» **GOAL OF THE EXERCISE**
Keeping every character in place, output all the data.

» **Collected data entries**
====
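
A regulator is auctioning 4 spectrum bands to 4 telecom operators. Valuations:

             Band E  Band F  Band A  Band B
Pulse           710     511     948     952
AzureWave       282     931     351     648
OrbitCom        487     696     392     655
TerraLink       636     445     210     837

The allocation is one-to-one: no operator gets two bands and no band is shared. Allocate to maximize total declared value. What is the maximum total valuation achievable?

Max total: $3203M

This is the linear assignment problem.
Optimal: Pulse→Band A ($948M), AzureWave→Band F ($931M), OrbitCom→Band E ($487M), TerraLink→Band B ($837M) — total 948+931+487+837 = $3203M.
Max-entry greedy (repeatedly take the single best remaining cell) gives $2911M, worse by 292.
Swapping TerraLink↔AzureWave (TerraLink→Band F $445M, AzureWave→Band B $648M) loses 675.
No other one-to-one assignment exceeds $3203M.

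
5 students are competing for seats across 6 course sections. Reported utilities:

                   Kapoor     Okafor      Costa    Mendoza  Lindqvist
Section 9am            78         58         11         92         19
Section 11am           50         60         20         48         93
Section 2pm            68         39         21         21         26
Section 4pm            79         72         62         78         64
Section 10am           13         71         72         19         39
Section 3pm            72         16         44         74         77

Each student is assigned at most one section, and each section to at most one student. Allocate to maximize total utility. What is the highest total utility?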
====
» **ANSWER BOX**
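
A regulator is auctioning 4 spectrum bands to 4 telecom operators. Valuations:

             Band E  Band F  Band A  Band B
Pulse           710     511     948     952
AzureWave       282     931     351     648
OrbitCom        487     696     392     655
TerraLink       636     445     210     837

The allocation is one-to-one: no operator gets two bands and no band is shared. Allocate to maximize total declared value. What is the maximum total valuation achievable?

Max total: $3203M

This is the linear assignment problem.
Optimal: Pulse→Band A ($948M), AzureWave→Band F ($931M), OrbitCom→Band E ($487M), TerraLink→Band B ($837M) — total 948+931+487+837 = $3203M.
Max-entry greedy (repeatedly take the single best remaining cell) gives $2911M, worse by 292.
Swapping TerraLink↔AzureWave (TerraLink→Band F $445M, AzureWave→Band B $648M) loses 675.
No other one-to-one assignment exceeds $3203M.

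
5 students are competing for seats across 6 course sections. Reported utilities:

                   Kapoor     Okafor      Costa    Mendoza  Lindqvist
Section 9am            78         58         11         92         19
Section 11am           50         60         20         48         93
Section 2pm            68         39         21         21         26
Section 4pm            79         72         62         78         64
Section 10am           13         71         72         19         39
Section 3pm            72         16         44         74         77

Each student is assigned at most one section, and each section to at most one student. Allocate to maximize total utility. What is the highest total utility?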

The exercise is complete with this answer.